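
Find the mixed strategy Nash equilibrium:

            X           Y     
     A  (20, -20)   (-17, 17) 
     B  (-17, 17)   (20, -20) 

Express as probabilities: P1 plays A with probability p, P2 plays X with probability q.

p = 0.5, q = 0.5

Work:
Find probabilities that make opponent indifferent:
P2 chooses q to make P1 indifferent between A and B
P1 chooses p to make P2 indifferent between X and Y
Mixed NE: P1 plays (A: 0.5, B: 0.5), P2 plays (X: 0.5, Y: 0.5)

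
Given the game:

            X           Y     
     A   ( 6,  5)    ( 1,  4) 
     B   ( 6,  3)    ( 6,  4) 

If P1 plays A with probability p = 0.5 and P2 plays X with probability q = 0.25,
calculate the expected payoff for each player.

E[P1] = 4.125, E[P2] = 4.0

Work:
E[P1] = p·q·π₁(A,X) + p·(1-q)·π₁(A,Y) + (1-p)·q·π₁(B,X) + (1-p)·(1-q)·π₁(B,Y)
= 0.5·0.25·6 + 0.5·0.75·1 + 0.5·0.25·6 + 0.5·0.75·6
= 4.125

E[P2] = 4.0 (similar calculation)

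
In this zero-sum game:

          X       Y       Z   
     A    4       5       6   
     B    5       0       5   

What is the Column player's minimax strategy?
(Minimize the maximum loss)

Column should play X or Y (all achieve the minimum), value = 5

Work:
Column player minimizes Row's maximum payoff:
Column X: max payoff to Row = 5
Column Y: max payoff to Row = 5
Column Z: max payoff to Row = 6
Minimum is 5, achieved by columns X, Y (tied).
Each of X or Y is a minimax strategy.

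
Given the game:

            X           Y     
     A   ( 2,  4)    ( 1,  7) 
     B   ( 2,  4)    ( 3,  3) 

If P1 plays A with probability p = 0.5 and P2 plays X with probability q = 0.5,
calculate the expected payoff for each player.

E[P1] = 2.0, E[P2] = 4.5

Work:
E[P1] = p·q·π₁(A,X) + p·(1-q)·π₁(A,Y) + (1-p)·q·π₁(B,X) + (1-p)·(1-q)·π₁(B,Y)
= 0.5·0.5·2 + 0.5·0.5·1 + 0.5·0.5·2 + 0.5·0.5·3
= 2.0

E[P2] = 4.5 (similar calculation)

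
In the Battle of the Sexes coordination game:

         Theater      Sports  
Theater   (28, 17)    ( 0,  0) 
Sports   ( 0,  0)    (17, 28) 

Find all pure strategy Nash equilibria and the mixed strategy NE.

Pure NE: (Theater, Theater) and (Sports, Sports); Mixed NE: p = 0.6222, q = 0.3778

Work:
Check pure NE:
(Theater, Theater): (28, 17) - no unilateral deviation beneficial
(Sports, Sports): (17, 28) - no unilateral deviation beneficial
Mixed NE: P1 plays Theater with p = 0.6222, P2 plays Theater with q = 0.3778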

* * * * *

### About this task
Count every line that holds the word "game" in the entries, and state the result alone.

### Your solution
4